╭─ Data for this exercise

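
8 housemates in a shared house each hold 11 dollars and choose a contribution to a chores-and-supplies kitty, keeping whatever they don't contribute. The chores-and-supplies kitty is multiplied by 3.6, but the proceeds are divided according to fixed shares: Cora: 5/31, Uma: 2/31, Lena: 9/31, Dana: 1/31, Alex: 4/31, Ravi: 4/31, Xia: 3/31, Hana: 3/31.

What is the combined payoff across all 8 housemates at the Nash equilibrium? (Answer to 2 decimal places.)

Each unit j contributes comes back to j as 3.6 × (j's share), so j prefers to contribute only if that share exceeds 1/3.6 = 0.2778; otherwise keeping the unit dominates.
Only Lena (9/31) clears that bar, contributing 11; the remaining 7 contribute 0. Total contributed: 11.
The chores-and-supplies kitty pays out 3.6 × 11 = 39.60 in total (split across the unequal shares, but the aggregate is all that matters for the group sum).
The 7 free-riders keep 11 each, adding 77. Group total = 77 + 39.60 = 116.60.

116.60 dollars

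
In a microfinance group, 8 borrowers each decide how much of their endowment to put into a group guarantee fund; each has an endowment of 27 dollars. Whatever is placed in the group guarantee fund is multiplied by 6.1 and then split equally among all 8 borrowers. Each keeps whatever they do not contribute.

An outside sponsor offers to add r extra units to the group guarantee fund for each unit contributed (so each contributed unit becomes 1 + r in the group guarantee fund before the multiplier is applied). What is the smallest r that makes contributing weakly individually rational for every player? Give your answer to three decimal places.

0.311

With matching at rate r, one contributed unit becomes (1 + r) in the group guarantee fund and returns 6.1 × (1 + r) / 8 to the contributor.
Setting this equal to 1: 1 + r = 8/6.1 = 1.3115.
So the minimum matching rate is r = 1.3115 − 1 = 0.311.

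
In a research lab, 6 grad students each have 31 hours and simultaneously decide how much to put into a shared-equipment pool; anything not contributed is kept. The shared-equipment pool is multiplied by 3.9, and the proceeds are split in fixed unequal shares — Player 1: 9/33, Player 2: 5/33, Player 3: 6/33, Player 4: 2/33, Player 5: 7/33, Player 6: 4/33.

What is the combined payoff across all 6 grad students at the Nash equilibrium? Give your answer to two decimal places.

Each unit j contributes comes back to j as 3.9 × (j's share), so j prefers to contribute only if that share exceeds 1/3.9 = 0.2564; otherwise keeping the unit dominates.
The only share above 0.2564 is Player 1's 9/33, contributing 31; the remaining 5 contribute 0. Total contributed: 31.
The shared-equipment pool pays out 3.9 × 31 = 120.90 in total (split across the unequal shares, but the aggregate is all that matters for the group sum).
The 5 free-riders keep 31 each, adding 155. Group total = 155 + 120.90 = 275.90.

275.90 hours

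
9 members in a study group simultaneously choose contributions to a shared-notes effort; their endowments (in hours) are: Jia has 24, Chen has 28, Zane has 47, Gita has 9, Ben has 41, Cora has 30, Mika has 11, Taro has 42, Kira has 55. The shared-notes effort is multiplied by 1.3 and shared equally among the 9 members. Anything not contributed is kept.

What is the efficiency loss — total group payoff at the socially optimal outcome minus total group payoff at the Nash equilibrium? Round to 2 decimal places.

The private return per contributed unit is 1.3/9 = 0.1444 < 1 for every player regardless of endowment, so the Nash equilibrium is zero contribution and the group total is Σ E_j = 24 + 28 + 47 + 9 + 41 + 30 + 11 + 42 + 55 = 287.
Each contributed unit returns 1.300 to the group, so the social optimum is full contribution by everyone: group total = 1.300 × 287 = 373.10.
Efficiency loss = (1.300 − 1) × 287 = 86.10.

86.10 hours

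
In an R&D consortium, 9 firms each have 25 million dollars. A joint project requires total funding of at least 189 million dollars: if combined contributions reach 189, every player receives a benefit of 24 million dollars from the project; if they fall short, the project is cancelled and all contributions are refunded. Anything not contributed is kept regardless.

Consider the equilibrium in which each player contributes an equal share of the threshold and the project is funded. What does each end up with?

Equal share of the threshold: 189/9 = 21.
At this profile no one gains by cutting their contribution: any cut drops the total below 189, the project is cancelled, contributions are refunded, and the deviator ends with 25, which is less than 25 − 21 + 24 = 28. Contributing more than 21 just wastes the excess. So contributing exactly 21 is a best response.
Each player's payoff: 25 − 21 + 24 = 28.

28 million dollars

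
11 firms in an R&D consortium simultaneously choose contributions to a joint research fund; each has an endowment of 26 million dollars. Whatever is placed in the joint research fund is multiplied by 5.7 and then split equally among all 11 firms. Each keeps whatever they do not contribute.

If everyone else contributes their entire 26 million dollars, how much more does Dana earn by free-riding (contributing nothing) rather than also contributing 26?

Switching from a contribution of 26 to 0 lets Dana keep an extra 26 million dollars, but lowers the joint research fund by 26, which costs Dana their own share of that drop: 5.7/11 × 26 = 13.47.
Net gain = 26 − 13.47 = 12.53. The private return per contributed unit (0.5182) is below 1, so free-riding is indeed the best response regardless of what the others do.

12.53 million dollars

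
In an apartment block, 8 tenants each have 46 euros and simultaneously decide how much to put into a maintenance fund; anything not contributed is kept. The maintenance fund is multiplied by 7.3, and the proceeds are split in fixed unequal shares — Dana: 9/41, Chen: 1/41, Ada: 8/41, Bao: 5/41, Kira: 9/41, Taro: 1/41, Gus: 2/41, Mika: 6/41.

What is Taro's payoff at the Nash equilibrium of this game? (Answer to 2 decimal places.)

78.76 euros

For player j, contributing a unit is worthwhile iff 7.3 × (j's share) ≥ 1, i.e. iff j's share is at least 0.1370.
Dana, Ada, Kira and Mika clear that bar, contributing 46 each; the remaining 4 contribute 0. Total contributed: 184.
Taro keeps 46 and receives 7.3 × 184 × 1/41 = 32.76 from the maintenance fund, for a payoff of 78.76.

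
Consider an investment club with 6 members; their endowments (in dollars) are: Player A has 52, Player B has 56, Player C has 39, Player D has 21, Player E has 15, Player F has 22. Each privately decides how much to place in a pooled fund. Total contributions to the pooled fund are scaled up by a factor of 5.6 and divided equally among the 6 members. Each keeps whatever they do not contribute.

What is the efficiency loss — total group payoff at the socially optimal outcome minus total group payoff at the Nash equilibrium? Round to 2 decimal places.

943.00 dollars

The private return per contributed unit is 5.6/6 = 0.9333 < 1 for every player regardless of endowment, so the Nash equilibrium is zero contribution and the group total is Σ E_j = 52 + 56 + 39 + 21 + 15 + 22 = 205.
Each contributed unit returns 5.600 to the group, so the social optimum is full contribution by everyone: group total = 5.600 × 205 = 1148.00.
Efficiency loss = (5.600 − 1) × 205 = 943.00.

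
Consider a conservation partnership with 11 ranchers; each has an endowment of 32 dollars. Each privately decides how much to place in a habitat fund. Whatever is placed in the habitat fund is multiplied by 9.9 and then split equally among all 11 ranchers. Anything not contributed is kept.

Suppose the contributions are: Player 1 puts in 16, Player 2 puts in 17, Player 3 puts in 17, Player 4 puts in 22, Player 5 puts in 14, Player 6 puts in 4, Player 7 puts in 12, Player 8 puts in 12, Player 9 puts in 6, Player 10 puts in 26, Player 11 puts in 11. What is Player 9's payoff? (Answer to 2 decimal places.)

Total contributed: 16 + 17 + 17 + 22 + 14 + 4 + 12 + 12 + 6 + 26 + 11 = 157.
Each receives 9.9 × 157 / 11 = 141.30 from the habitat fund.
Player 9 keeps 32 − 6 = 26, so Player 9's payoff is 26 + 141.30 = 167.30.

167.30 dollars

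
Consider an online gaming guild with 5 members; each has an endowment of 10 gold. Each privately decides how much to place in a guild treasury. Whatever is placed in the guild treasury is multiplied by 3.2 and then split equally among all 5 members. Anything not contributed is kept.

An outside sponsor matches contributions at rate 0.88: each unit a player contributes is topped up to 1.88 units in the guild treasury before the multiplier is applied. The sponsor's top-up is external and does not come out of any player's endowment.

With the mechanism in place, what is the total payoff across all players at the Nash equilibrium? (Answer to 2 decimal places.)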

╰─

**Exercise details**
State the number of lines above that contain "Cora". Write nothing besides it.

**Solved exercise**
2